INSTRUCTIONS TO FOLLOW = Report every line in the listing that contains the string "below".

STORED DATA =
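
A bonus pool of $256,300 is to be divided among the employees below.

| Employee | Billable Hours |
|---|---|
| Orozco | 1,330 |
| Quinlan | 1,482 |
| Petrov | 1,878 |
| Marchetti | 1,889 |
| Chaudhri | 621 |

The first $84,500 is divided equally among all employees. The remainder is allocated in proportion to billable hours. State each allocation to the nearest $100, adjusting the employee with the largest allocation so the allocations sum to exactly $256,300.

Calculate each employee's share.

Orozco: $48,600 · Quinlan: $52,300 · Petrov: $61,700 · Marchetti: $62,000 · Chaudhri: $31,700

Equal tier: $84,500 ÷ 5 = $16,900 apiece.
Remainder $171,800 by billable hours (total 7,200): Orozco 31,735.28 → $31,700; Quinlan 35,362.17 → $35,400; Petrov 44,811.17 → $44,800; Marchetti 45,073.64 → $45,100; Chaudhri 14,817.75 → $14,800.
Totals: Orozco $16,900 + $31,700 = $48,600; Quinlan $16,900 + $35,400 = $52,300; Petrov $16,900 + $44,800 = $61,700; Marchetti $16,900 + $45,100 = $62,000; Chaudhri $16,900 + $14,800 = $31,700.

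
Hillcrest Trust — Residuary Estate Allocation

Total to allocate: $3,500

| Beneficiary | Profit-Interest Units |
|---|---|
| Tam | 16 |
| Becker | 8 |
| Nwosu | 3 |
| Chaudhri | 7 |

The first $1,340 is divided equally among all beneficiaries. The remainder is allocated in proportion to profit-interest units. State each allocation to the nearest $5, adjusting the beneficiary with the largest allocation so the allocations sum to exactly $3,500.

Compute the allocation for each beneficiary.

Tam: $1,350 · Becker: $845 · Nwosu: $525 · Chaudhri: $780

First tranche $1,340 split equally: $335 each.
Remainder $2,160 by profit-interest units (total 34): Tam 1,016.47 → $1,015; Becker 508.24 → $510; Nwosu 190.59 → $190; Chaudhri 444.71 → $445.
Totals: Tam $335 + $1,015 = $1,350; Becker $335 + $510 = $845; Nwosu $335 + $190 = $525; Chaudhri $335 + $445 = $780.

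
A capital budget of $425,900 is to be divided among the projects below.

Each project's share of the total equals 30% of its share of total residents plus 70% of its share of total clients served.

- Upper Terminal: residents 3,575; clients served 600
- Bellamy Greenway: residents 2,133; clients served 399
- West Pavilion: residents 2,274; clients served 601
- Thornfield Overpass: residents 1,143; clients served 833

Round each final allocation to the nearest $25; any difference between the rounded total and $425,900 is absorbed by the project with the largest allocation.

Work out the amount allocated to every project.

Upper Terminal: $123,600 | Bellamy Greenway: $78,750 | West Pavilion: $105,475 | Thornfield Overpass: $118,075

Totals — residents 9,125, clients served 2,433.
Blended shares (30% residents + 70% clients served): Upper Terminal 0.2902; Bellamy Greenway 0.1849; West Pavilion 0.2477; Thornfield Overpass 0.2772.
Pro-rata amounts: Upper Terminal 123,579.41; Bellamy Greenway 78,758.52; West Pavilion 105,485.10; Thornfield Overpass 118,076.96.
Rounded to nearest $25: Upper Terminal $123,575; Bellamy Greenway $78,750; West Pavilion $105,475; Thornfield Overpass $118,075. Sum = $425,875.
Difference $425,900 − $425,875 = +$25 applied to largest allocation (Upper Terminal): Upper Terminal becomes $123,600.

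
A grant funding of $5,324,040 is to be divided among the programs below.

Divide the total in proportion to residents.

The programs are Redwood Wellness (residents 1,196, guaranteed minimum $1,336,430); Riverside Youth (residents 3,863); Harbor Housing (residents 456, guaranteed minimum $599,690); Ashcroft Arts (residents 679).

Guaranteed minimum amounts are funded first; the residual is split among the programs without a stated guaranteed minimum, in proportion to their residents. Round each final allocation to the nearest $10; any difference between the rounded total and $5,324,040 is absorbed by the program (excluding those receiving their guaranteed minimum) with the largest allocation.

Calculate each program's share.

Redwood Wellness: $1,336,430; Riverside Youth: $2,881,450; Harbor Housing: $599,690; Ashcroft Arts: $506,470

Guaranteed amounts: Redwood Wellness $1,336,430; Harbor Housing $599,690. Balance $3,387,920.
Balance split over remaining residents 4,542: Riverside Youth 2,881,447.59 → $2,881,450; Ashcroft Arts 506,472.41 → $506,470.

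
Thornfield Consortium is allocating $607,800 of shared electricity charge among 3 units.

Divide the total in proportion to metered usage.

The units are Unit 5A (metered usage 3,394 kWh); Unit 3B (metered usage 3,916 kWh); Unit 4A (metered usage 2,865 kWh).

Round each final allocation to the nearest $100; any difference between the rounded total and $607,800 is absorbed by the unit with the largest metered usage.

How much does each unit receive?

Unit 5A: $202,700 | Unit 3B: $234,000 | Unit 4A: $171,100

Sum of metered usage: 10,175.
Unrounded shares: Unit 5A 3,394/10,175 × $607,800 = 202,739.38; Unit 3B 3,916/10,175 × $607,800 = 233,920.86; Unit 4A 2,865/10,175 × $607,800 = 171,139.75.
At nearest $100: Unit 5A $202,700; Unit 3B $233,900; Unit 4A $171,100. Sum = $607,700.
Difference $607,800 − $607,700 = +$100 applied to largest metered usage (Unit 3B): Unit 3B becomes $234,000.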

RESULT FOR THIS TASK =
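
A bonus pool of $256,300 is to be divided among the employees below.
A capital budget of $425,900 is to be divided among the projects below.
A grant funding of $5,324,040 is to be divided among the programs below.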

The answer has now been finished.